PROVIDED ENTRIES START

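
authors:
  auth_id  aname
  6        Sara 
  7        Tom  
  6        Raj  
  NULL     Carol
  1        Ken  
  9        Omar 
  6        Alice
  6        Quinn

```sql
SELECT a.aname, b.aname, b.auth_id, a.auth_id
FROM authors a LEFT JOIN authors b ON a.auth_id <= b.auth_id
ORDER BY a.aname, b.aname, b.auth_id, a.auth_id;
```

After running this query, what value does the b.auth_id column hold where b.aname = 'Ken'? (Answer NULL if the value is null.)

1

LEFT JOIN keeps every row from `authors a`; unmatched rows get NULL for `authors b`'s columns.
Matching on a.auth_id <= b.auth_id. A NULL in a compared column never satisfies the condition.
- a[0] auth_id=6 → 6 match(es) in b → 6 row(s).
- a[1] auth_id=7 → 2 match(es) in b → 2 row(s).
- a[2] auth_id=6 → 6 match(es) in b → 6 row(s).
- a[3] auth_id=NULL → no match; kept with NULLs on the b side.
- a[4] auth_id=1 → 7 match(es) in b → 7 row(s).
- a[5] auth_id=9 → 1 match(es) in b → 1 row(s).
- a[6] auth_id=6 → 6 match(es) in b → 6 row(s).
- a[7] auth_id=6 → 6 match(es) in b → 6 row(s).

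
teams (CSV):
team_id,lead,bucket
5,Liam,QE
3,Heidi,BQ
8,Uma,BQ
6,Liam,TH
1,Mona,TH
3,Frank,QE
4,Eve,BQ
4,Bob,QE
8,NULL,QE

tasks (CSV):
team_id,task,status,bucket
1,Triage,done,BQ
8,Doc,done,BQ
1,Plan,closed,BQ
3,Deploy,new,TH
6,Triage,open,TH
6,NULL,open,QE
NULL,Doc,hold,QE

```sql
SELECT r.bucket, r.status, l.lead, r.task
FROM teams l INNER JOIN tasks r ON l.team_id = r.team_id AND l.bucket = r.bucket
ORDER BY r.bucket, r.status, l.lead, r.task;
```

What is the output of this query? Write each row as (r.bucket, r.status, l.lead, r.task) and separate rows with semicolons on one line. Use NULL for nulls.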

PROVIDED ENTRIES END

**WORK INSTRUCTIONS:**
Go through the material above, and wherever a line holds the word "SELECT", copy it.

**SOLUTION FOR THIS TASK:**
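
SELECT a.aname, b.aname, b.auth_id, a.auth_id
SELECT r.bucket, r.status, l.lead, r.task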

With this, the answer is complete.